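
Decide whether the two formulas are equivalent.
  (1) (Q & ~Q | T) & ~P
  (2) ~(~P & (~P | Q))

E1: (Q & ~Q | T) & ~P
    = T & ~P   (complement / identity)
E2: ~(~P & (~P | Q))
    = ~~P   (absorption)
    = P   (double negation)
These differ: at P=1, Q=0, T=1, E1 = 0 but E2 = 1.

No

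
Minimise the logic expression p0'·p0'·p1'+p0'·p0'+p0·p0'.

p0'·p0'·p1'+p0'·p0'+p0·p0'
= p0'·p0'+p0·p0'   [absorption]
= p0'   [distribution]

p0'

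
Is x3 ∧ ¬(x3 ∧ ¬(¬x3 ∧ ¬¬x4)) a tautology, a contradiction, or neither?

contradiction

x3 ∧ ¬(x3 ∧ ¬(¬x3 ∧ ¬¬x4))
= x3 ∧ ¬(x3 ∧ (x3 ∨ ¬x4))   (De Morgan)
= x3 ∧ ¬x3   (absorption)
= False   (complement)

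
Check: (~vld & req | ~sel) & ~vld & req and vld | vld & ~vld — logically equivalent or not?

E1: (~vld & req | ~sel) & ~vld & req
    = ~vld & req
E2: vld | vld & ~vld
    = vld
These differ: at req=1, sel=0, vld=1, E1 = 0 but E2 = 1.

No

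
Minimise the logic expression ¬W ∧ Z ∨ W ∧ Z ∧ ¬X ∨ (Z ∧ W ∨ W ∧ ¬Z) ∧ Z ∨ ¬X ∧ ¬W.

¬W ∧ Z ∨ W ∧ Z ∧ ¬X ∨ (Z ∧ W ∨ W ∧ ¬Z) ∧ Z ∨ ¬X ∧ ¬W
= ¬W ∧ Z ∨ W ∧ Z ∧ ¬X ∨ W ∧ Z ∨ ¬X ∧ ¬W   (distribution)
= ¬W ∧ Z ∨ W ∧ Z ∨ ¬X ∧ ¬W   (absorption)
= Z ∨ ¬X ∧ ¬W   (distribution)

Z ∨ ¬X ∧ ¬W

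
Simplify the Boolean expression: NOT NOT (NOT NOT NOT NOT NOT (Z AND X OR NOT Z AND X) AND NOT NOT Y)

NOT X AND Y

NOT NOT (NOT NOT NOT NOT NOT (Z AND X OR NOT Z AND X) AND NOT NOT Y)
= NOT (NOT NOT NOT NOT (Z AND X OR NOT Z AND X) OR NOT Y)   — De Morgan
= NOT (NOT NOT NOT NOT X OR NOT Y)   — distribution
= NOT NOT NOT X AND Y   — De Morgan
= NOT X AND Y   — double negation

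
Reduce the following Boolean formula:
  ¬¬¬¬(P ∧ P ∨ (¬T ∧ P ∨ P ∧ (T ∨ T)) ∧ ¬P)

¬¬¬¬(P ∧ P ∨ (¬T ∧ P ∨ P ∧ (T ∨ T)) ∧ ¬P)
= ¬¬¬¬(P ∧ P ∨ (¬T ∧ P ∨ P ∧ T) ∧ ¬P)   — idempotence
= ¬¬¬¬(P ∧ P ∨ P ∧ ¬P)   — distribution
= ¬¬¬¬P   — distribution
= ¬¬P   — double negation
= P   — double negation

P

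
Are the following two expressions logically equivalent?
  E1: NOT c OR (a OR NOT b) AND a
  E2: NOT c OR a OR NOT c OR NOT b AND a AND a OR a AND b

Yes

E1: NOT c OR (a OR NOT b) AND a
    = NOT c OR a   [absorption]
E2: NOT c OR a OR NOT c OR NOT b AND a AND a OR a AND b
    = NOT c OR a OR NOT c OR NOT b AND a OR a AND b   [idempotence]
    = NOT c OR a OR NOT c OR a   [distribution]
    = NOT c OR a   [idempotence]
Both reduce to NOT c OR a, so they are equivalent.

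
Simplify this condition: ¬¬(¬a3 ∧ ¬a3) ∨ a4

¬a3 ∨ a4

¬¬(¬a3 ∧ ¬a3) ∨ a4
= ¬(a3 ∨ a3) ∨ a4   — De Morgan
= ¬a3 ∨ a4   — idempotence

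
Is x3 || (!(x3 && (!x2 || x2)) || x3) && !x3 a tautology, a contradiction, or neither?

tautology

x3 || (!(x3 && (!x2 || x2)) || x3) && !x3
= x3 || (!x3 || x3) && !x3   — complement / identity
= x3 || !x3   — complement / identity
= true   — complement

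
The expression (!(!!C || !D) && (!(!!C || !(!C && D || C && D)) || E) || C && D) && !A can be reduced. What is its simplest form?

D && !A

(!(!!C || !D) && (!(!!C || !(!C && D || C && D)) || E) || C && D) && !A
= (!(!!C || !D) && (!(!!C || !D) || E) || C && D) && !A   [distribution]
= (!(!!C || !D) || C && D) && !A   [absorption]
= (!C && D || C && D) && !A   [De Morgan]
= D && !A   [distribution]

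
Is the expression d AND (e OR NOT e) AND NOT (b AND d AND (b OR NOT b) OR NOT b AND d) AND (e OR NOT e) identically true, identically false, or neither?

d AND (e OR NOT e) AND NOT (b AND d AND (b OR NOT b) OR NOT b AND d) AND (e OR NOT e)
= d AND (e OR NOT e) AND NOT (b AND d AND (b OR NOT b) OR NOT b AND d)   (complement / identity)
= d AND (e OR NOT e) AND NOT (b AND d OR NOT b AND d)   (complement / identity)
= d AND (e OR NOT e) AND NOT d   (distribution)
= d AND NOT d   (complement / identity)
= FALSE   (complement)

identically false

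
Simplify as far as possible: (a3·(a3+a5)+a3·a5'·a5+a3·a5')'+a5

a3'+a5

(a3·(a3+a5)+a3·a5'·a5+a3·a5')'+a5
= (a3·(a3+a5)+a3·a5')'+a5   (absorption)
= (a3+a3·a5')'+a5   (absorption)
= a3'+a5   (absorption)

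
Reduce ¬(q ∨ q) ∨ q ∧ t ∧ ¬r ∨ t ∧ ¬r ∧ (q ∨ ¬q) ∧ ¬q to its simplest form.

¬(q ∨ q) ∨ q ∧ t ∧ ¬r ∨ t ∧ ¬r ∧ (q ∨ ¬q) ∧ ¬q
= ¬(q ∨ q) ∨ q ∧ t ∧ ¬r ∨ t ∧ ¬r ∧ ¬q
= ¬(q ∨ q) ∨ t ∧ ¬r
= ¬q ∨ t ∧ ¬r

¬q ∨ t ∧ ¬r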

•••••

Your assignment: Every entry needs to be copied again exactly.

Solution for this exercise:
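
Decide whether the two formulas are equivalent.
  (1) (Q & ~Q | T) & ~P
  (2) ~(~P & (~P | Q))

E1: (Q & ~Q | T) & ~P
    = T & ~P   (complement / identity)
E2: ~(~P & (~P | Q))
    = ~~P   (absorption)
    = P   (double negation)
These differ: at P=1, Q=0, T=1, E1 = 0 but E2 = 1.

No

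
Minimise the logic expression p0'·p0'·p1'+p0'·p0'+p0·p0'.

p0'·p0'·p1'+p0'·p0'+p0·p0'
= p0'·p0'+p0·p0'   [absorption]
= p0'   [distribution]

p0'

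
Is x3 ∧ ¬(x3 ∧ ¬(¬x3 ∧ ¬¬x4)) a tautology, a contradiction, or neither?

contradiction

x3 ∧ ¬(x3 ∧ ¬(¬x3 ∧ ¬¬x4))
= x3 ∧ ¬(x3 ∧ (x3 ∨ ¬x4))   (De Morgan)
= x3 ∧ ¬x3   (absorption)
= False   (complement)

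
Check: (~vld & req | ~sel) & ~vld & req and vld | vld & ~vld — logically equivalent or not?

E1: (~vld & req | ~sel) & ~vld & req
    = ~vld & req
E2: vld | vld & ~vld
    = vld
These differ: at req=1, sel=0, vld=1, E1 = 0 but E2 = 1.

No

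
Minimise the logic expression ¬W ∧ Z ∨ W ∧ Z ∧ ¬X ∨ (Z ∧ W ∨ W ∧ ¬Z) ∧ Z ∨ ¬X ∧ ¬W.

¬W ∧ Z ∨ W ∧ Z ∧ ¬X ∨ (Z ∧ W ∨ W ∧ ¬Z) ∧ Z ∨ ¬X ∧ ¬W
= ¬W ∧ Z ∨ W ∧ Z ∧ ¬X ∨ W ∧ Z ∨ ¬X ∧ ¬W   (distribution)
= ¬W ∧ Z ∨ W ∧ Z ∨ ¬X ∧ ¬W   (absorption)
= Z ∨ ¬X ∧ ¬W   (distribution)

Z ∨ ¬X ∧ ¬W

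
Simplify the Boolean expression: NOT NOT (NOT NOT NOT NOT NOT (Z AND X OR NOT Z AND X) AND NOT NOT Y)

NOT X AND Y

NOT NOT (NOT NOT NOT NOT NOT (Z AND X OR NOT Z AND X) AND NOT NOT Y)
= NOT (NOT NOT NOT NOT (Z AND X OR NOT Z AND X) OR NOT Y)   — De Morgan
= NOT (NOT NOT NOT NOT X OR NOT Y)   — distribution
= NOT NOT NOT X AND Y   — De Morgan
= NOT X AND Y   — double negation

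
Reduce the following Boolean formula:
  ¬¬¬¬(P ∧ P ∨ (¬T ∧ P ∨ P ∧ (T ∨ T)) ∧ ¬P)

¬¬¬¬(P ∧ P ∨ (¬T ∧ P ∨ P ∧ (T ∨ T)) ∧ ¬P)
= ¬¬¬¬(P ∧ P ∨ (¬T ∧ P ∨ P ∧ T) ∧ ¬P)   — idempotence
= ¬¬¬¬(P ∧ P ∨ P ∧ ¬P)   — distribution
= ¬¬¬¬P   — distribution
= ¬¬P   — double negation
= P   — double negation

P

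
Are the following two expressions logically equivalent?
  E1: NOT c OR (a OR NOT b) AND a
  E2: NOT c OR a OR NOT c OR NOT b AND a AND a OR a AND b

Yes

E1: NOT c OR (a OR NOT b) AND a
    = NOT c OR a   [absorption]
E2: NOT c OR a OR NOT c OR NOT b AND a AND a OR a AND b
    = NOT c OR a OR NOT c OR NOT b AND a OR a AND b   [idempotence]
    = NOT c OR a OR NOT c OR a   [distribution]
    = NOT c OR a   [idempotence]
Both reduce to NOT c OR a, so they are equivalent.

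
Simplify this condition: ¬¬(¬a3 ∧ ¬a3) ∨ a4

¬a3 ∨ a4

¬¬(¬a3 ∧ ¬a3) ∨ a4
= ¬(a3 ∨ a3) ∨ a4   — De Morgan
= ¬a3 ∨ a4   — idempotence

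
Is x3 || (!(x3 && (!x2 || x2)) || x3) && !x3 a tautology, a contradiction, or neither?

tautology

x3 || (!(x3 && (!x2 || x2)) || x3) && !x3
= x3 || (!x3 || x3) && !x3   — complement / identity
= x3 || !x3   — complement / identity
= true   — complement

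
The expression (!(!!C || !D) && (!(!!C || !(!C && D || C && D)) || E) || C && D) && !A can be reduced. What is its simplest form?

D && !A

(!(!!C || !D) && (!(!!C || !(!C && D || C && D)) || E) || C && D) && !A
= (!(!!C || !D) && (!(!!C || !D) || E) || C && D) && !A   [distribution]
= (!(!!C || !D) || C && D) && !A   [absorption]
= (!C && D || C && D) && !A   [De Morgan]
= D && !A   [distribution]

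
Is the expression d AND (e OR NOT e) AND NOT (b AND d AND (b OR NOT b) OR NOT b AND d) AND (e OR NOT e) identically true, identically false, or neither?

d AND (e OR NOT e) AND NOT (b AND d AND (b OR NOT b) OR NOT b AND d) AND (e OR NOT e)
= d AND (e OR NOT e) AND NOT (b AND d AND (b OR NOT b) OR NOT b AND d)   (complement / identity)
= d AND (e OR NOT e) AND NOT (b AND d OR NOT b AND d)   (complement / identity)
= d AND (e OR NOT e) AND NOT d   (distribution)
= d AND NOT d   (complement / identity)
= FALSE   (complement)

identically false

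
Simplify as far as possible: (a3·(a3+a5)+a3·a5'·a5+a3·a5')'+a5

a3'+a5

(a3·(a3+a5)+a3·a5'·a5+a3·a5')'+a5
= (a3·(a3+a5)+a3·a5')'+a5   (absorption)
= (a3+a3·a5')'+a5   (absorption)
= a3'+a5   (absorption)

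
Reduce ¬(q ∨ q) ∨ q ∧ t ∧ ¬r ∨ t ∧ ¬r ∧ (q ∨ ¬q) ∧ ¬q to its simplest form.

¬(q ∨ q) ∨ q ∧ t ∧ ¬r ∨ t ∧ ¬r ∧ (q ∨ ¬q) ∧ ¬q
= ¬(q ∨ q) ∨ q ∧ t ∧ ¬r ∨ t ∧ ¬r ∧ ¬q
= ¬(q ∨ q) ∨ t ∧ ¬r
= ¬q ∨ t ∧ ¬r

¬q ∨ t ∧ ¬r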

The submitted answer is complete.